■ Work instruction: Filter the listing below, keeping every line that holds "Three".

::: Supplied material :::

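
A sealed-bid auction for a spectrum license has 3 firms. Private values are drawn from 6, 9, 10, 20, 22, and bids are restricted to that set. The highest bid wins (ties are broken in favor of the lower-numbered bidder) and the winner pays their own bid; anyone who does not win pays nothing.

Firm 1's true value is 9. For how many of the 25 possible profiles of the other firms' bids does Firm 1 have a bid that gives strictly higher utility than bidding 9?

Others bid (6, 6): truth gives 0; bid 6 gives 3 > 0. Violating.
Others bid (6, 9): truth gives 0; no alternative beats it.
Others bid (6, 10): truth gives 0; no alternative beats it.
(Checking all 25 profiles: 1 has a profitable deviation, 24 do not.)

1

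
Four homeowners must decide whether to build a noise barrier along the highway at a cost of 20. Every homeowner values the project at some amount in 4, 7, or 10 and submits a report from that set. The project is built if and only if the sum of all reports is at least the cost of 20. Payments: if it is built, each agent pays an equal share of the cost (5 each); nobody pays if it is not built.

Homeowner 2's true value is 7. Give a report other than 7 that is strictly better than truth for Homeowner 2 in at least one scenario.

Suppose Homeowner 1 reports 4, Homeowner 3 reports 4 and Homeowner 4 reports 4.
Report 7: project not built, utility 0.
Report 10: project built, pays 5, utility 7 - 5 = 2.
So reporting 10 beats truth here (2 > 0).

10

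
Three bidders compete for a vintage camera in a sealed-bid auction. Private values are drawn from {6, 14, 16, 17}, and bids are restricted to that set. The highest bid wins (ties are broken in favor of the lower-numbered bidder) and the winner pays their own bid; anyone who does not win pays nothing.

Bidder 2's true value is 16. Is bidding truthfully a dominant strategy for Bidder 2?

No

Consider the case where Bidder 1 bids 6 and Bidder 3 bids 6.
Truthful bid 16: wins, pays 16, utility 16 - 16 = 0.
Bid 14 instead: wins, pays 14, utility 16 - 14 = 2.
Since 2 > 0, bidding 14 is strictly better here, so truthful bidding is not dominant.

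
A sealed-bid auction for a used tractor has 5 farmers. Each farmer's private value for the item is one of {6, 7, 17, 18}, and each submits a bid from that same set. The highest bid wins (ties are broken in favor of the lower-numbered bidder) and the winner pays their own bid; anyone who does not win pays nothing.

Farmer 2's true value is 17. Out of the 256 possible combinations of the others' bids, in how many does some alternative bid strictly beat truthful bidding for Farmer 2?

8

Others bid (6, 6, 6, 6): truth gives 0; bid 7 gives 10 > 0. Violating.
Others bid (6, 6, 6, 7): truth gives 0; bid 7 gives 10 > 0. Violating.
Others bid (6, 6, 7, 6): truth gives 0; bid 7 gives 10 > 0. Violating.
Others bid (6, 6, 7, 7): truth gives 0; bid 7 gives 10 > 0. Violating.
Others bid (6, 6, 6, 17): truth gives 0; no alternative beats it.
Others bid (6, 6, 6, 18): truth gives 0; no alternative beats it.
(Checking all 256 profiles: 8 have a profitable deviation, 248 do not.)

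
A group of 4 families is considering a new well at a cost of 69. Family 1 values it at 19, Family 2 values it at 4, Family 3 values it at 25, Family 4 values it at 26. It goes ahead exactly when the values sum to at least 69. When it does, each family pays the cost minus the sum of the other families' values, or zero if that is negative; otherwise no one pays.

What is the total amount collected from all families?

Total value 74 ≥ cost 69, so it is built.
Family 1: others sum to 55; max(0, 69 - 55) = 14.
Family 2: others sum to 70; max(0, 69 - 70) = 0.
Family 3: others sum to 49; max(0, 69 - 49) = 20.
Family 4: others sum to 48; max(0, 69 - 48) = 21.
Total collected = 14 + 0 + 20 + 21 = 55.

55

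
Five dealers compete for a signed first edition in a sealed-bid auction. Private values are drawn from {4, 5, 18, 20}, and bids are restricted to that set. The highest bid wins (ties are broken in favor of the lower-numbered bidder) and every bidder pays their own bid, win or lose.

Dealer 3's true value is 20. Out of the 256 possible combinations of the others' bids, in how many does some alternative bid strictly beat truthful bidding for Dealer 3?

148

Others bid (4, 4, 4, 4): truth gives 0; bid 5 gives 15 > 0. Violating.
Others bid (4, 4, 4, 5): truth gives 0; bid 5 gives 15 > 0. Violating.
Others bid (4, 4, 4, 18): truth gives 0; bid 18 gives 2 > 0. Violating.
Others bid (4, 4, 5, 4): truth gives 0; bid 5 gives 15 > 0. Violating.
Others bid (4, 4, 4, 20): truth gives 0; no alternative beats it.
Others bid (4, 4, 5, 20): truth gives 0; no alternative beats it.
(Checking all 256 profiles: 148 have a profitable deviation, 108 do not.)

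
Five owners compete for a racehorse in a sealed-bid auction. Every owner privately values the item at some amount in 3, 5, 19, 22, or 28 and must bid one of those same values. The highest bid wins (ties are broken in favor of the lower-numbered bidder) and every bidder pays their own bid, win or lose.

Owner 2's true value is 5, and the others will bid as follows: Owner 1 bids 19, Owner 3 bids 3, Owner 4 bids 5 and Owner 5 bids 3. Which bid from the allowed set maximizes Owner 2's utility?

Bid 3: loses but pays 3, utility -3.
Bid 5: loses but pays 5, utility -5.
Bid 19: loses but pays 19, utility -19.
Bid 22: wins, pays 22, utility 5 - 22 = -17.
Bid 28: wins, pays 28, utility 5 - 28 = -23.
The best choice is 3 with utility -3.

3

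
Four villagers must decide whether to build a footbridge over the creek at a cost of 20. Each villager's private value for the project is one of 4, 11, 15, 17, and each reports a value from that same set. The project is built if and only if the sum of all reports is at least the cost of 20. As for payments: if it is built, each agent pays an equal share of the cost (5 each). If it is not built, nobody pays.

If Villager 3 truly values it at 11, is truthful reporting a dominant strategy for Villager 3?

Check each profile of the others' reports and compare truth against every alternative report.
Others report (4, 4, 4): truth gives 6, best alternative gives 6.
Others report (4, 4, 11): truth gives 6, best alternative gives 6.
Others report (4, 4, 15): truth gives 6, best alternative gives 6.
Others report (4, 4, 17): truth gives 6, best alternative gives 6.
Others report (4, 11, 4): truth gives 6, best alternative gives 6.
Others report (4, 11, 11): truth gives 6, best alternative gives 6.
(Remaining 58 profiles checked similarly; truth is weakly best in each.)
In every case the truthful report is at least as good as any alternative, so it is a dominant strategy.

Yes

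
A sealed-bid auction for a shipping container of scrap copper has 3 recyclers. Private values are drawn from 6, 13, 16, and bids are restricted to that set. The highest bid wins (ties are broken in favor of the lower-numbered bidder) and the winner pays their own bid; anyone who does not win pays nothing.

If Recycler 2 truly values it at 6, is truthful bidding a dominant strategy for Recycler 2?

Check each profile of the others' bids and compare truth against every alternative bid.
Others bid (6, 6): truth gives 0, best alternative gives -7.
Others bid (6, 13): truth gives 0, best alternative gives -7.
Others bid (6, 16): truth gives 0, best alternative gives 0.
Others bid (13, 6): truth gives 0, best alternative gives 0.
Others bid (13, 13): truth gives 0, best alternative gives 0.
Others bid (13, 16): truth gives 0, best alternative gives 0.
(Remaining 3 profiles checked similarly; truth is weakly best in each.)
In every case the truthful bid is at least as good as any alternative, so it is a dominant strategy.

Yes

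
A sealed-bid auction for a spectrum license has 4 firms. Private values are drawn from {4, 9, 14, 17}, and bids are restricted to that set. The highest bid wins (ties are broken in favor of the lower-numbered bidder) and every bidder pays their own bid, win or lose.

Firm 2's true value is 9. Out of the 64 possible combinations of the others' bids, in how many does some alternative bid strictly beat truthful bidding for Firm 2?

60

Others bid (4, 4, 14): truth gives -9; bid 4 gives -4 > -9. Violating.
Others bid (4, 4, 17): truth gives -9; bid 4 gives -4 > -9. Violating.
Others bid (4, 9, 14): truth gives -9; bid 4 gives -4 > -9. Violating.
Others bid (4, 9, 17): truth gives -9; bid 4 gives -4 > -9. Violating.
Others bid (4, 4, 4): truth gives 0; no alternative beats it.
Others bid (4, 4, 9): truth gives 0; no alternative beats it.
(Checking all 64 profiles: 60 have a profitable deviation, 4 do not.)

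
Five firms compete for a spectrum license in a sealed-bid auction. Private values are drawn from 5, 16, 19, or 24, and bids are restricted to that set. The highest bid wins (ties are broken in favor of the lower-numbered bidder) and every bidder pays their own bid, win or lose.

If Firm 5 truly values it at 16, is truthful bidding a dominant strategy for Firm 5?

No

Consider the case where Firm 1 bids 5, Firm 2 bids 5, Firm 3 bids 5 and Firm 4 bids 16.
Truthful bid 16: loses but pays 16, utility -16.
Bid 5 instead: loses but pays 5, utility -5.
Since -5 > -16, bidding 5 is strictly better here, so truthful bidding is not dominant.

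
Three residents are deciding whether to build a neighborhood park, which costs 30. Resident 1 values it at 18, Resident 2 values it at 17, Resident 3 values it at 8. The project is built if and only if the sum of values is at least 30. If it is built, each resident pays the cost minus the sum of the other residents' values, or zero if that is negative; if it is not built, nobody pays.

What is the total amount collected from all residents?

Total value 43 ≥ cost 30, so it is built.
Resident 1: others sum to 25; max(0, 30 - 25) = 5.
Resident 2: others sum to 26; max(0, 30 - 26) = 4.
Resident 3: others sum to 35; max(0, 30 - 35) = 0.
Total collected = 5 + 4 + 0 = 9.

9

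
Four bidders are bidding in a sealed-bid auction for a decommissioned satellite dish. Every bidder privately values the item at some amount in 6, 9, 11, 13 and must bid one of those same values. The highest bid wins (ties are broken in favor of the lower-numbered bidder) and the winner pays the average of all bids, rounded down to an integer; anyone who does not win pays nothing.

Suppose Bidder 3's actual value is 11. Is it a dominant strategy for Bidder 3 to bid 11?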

:::

■ Answer below:
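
Three bidders compete for a vintage camera in a sealed-bid auction. Private values are drawn from {6, 14, 16, 17}, and bids are restricted to that set. The highest bid wins (ties are broken in favor of the lower-numbered bidder) and the winner pays their own bid; anyone who does not win pays nothing.
Three residents are deciding whether to build a neighborhood park, which costs 30. Resident 1 values it at 18, Resident 2 values it at 17, Resident 3 values it at 8. The project is built if and only if the sum of values is at least 30. If it is built, each resident pays the cost minus the sum of the other residents' values, or zero if that is negative; if it is not built, nobody pays.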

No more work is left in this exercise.